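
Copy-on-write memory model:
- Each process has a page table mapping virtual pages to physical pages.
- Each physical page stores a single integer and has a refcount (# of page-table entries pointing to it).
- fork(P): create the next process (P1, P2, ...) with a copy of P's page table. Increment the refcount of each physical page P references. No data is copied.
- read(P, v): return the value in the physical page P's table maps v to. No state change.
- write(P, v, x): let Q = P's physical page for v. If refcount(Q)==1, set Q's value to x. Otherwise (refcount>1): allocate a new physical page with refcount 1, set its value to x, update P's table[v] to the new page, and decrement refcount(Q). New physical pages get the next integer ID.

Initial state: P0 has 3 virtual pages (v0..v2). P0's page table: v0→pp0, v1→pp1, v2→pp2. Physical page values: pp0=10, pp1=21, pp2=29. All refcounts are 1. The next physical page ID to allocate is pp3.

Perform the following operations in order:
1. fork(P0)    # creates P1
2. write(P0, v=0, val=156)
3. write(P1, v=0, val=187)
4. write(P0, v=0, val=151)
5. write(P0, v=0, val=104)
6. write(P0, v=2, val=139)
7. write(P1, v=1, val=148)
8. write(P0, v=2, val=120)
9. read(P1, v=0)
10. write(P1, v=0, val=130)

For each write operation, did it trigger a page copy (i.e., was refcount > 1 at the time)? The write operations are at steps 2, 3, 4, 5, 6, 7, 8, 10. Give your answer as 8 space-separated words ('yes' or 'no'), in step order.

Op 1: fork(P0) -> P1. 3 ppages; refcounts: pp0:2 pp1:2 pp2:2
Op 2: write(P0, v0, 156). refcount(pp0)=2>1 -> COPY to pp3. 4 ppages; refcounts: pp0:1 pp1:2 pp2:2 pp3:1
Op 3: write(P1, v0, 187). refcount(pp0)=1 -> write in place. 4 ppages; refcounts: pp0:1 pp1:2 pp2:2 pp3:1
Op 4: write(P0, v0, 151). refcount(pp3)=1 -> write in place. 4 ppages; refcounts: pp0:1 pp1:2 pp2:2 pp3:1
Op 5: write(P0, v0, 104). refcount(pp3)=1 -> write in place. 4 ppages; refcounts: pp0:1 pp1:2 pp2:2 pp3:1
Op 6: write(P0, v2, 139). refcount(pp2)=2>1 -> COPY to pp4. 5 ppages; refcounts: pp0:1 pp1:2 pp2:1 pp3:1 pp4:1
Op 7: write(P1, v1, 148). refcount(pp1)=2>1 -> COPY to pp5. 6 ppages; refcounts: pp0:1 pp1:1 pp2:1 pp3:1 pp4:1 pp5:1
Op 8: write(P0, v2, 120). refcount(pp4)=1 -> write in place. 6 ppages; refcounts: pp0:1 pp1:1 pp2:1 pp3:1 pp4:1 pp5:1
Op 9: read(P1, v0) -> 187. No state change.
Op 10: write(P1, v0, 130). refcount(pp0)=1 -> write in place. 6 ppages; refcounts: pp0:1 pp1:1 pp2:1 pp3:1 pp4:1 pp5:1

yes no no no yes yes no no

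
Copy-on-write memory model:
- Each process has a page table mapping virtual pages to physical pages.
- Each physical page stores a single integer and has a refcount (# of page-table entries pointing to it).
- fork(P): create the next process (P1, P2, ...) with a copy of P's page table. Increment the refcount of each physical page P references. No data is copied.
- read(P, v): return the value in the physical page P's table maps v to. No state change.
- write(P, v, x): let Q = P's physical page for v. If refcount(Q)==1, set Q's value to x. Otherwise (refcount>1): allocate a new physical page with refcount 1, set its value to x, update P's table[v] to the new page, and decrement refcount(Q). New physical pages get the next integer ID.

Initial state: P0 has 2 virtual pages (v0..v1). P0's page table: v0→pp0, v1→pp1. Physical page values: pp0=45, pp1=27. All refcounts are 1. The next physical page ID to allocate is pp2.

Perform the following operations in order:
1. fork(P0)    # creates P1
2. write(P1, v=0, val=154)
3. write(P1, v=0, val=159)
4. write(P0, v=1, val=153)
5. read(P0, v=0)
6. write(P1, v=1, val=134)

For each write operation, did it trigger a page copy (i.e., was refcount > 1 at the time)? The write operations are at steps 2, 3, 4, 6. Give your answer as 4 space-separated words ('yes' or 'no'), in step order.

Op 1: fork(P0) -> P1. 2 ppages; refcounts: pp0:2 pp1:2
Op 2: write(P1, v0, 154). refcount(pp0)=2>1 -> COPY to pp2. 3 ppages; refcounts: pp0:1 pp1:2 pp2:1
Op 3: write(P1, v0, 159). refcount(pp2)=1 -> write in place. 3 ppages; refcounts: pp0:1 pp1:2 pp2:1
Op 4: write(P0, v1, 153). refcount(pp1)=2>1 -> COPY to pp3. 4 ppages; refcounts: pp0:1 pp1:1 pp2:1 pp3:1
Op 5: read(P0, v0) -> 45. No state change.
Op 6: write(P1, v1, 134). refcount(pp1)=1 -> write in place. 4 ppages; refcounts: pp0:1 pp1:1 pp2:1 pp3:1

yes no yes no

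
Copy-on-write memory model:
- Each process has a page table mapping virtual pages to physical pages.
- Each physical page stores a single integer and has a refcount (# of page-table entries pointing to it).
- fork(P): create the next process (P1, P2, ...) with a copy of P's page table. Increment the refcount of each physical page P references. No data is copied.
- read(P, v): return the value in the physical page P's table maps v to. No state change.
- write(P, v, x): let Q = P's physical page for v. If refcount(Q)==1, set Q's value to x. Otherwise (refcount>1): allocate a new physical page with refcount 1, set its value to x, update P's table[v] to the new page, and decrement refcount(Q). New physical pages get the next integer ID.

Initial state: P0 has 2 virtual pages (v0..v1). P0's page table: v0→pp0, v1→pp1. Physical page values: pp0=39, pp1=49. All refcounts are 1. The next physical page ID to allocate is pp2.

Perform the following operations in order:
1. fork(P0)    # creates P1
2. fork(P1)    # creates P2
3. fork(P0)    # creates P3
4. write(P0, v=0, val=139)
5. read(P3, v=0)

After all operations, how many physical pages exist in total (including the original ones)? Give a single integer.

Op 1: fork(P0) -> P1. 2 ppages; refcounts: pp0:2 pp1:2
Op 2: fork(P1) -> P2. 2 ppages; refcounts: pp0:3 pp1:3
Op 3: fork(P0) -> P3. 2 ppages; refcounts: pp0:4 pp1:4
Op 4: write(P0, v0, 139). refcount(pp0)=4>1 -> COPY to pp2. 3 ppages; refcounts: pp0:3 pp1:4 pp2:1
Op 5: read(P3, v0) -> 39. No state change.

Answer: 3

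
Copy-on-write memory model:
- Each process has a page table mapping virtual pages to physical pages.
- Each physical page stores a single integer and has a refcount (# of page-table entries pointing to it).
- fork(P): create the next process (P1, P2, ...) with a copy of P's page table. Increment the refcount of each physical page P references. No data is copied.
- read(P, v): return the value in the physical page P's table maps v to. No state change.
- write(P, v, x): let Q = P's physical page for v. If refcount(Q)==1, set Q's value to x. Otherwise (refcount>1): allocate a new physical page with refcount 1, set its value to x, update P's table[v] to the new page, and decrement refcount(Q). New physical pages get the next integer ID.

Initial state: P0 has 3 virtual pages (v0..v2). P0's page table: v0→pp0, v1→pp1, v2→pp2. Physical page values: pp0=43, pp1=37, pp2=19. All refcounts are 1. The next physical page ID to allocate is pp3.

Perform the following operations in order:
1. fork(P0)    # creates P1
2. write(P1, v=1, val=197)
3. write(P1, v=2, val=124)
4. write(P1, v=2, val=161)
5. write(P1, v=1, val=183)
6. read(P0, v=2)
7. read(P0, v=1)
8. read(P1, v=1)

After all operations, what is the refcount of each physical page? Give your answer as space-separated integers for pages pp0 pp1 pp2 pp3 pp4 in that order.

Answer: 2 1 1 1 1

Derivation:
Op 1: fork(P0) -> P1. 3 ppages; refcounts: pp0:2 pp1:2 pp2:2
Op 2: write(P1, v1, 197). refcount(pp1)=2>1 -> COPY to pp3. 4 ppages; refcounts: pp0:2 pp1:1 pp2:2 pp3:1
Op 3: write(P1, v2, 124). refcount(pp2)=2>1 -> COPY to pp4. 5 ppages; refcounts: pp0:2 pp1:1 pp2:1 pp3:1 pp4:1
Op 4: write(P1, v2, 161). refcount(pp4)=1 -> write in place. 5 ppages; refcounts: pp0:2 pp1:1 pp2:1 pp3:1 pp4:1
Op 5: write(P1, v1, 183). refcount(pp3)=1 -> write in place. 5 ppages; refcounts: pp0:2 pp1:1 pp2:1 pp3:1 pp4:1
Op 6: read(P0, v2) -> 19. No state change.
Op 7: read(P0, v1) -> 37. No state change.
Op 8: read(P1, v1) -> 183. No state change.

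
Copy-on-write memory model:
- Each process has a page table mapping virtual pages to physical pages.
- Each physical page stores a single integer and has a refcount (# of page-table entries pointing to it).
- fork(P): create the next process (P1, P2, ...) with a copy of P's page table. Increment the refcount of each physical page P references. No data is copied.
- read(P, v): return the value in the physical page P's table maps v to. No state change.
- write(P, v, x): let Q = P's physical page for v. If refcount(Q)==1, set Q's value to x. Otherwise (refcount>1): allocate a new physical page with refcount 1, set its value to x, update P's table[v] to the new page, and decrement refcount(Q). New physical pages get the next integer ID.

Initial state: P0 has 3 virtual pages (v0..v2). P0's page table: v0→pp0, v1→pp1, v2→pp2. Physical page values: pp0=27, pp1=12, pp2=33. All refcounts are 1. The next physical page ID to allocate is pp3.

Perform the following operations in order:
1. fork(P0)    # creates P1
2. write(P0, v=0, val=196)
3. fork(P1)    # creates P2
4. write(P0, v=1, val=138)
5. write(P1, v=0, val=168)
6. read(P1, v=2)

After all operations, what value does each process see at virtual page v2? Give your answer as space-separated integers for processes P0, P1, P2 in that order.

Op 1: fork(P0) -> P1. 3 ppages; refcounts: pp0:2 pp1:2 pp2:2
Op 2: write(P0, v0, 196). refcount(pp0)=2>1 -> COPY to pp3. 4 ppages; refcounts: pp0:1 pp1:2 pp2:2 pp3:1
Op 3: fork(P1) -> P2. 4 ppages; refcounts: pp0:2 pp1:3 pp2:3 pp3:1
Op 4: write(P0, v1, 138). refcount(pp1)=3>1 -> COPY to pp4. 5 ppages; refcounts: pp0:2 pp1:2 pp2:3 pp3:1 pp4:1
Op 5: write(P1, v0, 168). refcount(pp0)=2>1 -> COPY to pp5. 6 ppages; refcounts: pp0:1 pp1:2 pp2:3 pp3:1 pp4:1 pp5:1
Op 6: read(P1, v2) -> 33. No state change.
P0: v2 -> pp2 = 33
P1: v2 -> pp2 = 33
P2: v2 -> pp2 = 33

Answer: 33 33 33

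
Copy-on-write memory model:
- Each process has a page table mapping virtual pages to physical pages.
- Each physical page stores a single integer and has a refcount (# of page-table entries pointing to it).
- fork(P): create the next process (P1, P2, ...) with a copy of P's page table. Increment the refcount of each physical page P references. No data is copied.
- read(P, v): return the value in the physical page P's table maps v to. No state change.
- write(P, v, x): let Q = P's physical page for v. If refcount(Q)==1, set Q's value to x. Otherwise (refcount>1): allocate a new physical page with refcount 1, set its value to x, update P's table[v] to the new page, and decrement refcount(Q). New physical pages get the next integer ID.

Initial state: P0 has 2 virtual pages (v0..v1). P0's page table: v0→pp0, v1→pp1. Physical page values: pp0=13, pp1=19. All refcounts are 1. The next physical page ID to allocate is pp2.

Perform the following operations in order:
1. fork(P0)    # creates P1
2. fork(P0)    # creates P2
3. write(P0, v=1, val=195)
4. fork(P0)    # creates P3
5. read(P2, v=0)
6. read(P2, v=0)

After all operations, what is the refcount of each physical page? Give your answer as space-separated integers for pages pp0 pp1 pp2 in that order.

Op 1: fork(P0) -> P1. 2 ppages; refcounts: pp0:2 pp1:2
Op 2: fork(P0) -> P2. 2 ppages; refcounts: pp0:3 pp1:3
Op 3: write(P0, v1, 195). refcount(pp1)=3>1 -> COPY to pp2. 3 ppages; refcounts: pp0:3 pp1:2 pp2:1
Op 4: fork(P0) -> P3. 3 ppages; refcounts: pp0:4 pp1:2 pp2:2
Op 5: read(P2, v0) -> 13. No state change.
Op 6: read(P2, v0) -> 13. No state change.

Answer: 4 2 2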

--------------------------------------------------

→ What this task involves
Retype every line of the listing, word for word, from its opening line to the line that holds "6. write(P0, v=2, val=139)", and include that last line too.

→ Completed task
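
Copy-on-write memory model:
- Each process has a page table mapping virtual pages to physical pages.
- Each physical page stores a single integer and has a refcount (# of page-table entries pointing to it).
- fork(P): create the next process (P1, P2, ...) with a copy of P's page table. Increment the refcount of each physical page P references. No data is copied.
- read(P, v): return the value in the physical page P's table maps v to. No state change.
- write(P, v, x): let Q = P's physical page for v. If refcount(Q)==1, set Q's value to x. Otherwise (refcount>1): allocate a new physical page with refcount 1, set its value to x, update P's table[v] to the new page, and decrement refcount(Q). New physical pages get the next integer ID.

Initial state: P0 has 3 virtual pages (v0..v2). P0's page table: v0→pp0, v1→pp1, v2→pp2. Physical page values: pp0=10, pp1=21, pp2=29. All refcounts are 1. The next physical page ID to allocate is pp3.

Perform the following operations in order:
1. fork(P0)    # creates P1
2. write(P0, v=0, val=156)
3. write(P1, v=0, val=187)
4. write(P0, v=0, val=151)
5. write(P0, v=0, val=104)
6. write(P0, v=2, val=139)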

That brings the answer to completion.